======== RECORDS SHOWN ========

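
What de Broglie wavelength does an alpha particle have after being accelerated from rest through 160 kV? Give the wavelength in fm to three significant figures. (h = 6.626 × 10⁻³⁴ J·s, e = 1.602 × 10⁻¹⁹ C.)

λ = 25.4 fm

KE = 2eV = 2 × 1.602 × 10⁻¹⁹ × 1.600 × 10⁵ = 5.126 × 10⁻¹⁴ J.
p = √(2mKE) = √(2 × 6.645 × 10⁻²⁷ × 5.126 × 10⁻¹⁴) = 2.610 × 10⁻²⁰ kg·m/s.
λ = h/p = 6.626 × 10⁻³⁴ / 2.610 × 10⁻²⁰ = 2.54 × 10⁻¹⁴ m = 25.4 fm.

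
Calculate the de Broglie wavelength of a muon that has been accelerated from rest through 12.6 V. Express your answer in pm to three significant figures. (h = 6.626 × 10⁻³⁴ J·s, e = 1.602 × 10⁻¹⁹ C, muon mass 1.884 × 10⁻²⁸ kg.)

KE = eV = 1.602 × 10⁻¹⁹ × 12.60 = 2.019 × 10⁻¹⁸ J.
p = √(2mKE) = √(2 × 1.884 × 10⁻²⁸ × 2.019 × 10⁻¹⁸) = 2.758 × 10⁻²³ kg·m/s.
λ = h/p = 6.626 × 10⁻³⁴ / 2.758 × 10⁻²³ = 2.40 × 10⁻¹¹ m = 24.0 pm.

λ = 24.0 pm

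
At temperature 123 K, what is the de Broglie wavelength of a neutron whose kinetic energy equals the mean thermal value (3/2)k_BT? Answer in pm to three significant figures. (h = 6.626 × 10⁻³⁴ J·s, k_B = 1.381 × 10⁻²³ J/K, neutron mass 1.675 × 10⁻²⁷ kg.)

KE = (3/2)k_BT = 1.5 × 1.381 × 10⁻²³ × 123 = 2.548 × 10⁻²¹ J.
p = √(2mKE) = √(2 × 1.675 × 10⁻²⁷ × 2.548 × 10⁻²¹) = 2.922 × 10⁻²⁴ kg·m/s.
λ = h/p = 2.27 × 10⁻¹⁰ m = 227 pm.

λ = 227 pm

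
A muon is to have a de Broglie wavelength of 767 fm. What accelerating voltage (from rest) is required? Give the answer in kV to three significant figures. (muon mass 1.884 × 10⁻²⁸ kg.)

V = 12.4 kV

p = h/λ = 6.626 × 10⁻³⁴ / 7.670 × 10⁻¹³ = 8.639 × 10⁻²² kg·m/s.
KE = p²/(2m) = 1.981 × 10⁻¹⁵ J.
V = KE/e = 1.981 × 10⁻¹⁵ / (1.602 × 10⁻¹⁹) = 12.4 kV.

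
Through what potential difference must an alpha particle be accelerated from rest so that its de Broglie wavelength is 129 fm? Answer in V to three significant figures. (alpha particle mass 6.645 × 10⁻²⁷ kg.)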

========

WORK TO COMPLETE
The answer must be the lines from the one containing "At temperature 123" through the last line of the records, copied exactly, with nothing else.

OUTPUT FOR THIS EXERCISE
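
At temperature 123 K, what is the de Broglie wavelength of a neutron whose kinetic energy equals the mean thermal value (3/2)k_BT? Answer in pm to three significant figures. (h = 6.626 × 10⁻³⁴ J·s, k_B = 1.381 × 10⁻²³ J/K, neutron mass 1.675 × 10⁻²⁷ kg.)

KE = (3/2)k_BT = 1.5 × 1.381 × 10⁻²³ × 123 = 2.548 × 10⁻²¹ J.
p = √(2mKE) = √(2 × 1.675 × 10⁻²⁷ × 2.548 × 10⁻²¹) = 2.922 × 10⁻²⁴ kg·m/s.
λ = h/p = 2.27 × 10⁻¹⁰ m = 227 pm.

λ = 227 pm

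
A muon is to have a de Broglie wavelength of 767 fm. What accelerating voltage (from rest) is required? Give the answer in kV to three significant figures. (muon mass 1.884 × 10⁻²⁸ kg.)

V = 12.4 kV

p = h/λ = 6.626 × 10⁻³⁴ / 7.670 × 10⁻¹³ = 8.639 × 10⁻²² kg·m/s.
KE = p²/(2m) = 1.981 × 10⁻¹⁵ J.
V = KE/e = 1.981 × 10⁻¹⁵ / (1.602 × 10⁻¹⁹) = 12.4 kV.

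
Through what potential difference must an alpha particle be accelerated from rest so that its de Broglie wavelength is 129 fm? Answer in V to three significant figures. (alpha particle mass 6.645 × 10⁻²⁷ kg.)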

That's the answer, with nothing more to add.